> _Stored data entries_
>>>>

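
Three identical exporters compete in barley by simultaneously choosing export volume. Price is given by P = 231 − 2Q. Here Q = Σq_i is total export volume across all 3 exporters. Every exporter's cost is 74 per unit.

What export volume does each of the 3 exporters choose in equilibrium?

19.625

A representative exporter's profit is π_i = q_i(231 − 2Q) − 74q_i, with Q = q_i + Σ_{j≠i} q_j.
First-order condition: 157 − 4q_i − 2Σ_{j≠i} q_j = 0.
Imposing symmetry (q_j = q for all j) turns Σ_{j≠i} q_j into 2q, so 157 = 8q and q = 19.625.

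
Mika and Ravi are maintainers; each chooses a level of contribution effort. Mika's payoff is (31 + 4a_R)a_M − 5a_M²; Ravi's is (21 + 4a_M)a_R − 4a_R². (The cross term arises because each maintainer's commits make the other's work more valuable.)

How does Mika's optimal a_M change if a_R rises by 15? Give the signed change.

6

Expanding Mika's payoff: 31a_M + 4a_Ra_M − 5a_M².
∂π/∂a_M = 31 + 4a_R − 10a_M = 0, so a_M = 3.1 + 0.4a_R.
The reaction-function slope is 0.4, so a 15-unit rise in a_R moves a_M by 0.4 × 15 = 6. Mika's best response rises — the actions are strategic complements.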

<<<<

> _Task details_
Give exactly, and nothing besides, the lines from the one in which "Mika and Ravi" occurs through the end of the records.

> _Answer space_
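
Mika and Ravi are maintainers; each chooses a level of contribution effort. Mika's payoff is (31 + 4a_R)a_M − 5a_M²; Ravi's is (21 + 4a_M)a_R − 4a_R². (The cross term arises because each maintainer's commits make the other's work more valuable.)

How does Mika's optimal a_M change if a_R rises by 15? Give the signed change.

6

Expanding Mika's payoff: 31a_M + 4a_Ra_M − 5a_M².
∂π/∂a_M = 31 + 4a_R − 10a_M = 0, so a_M = 3.1 + 0.4a_R.
The reaction-function slope is 0.4, so a 15-unit rise in a_R moves a_M by 0.4 × 15 = 6. Mika's best response rises — the actions are strategic complements.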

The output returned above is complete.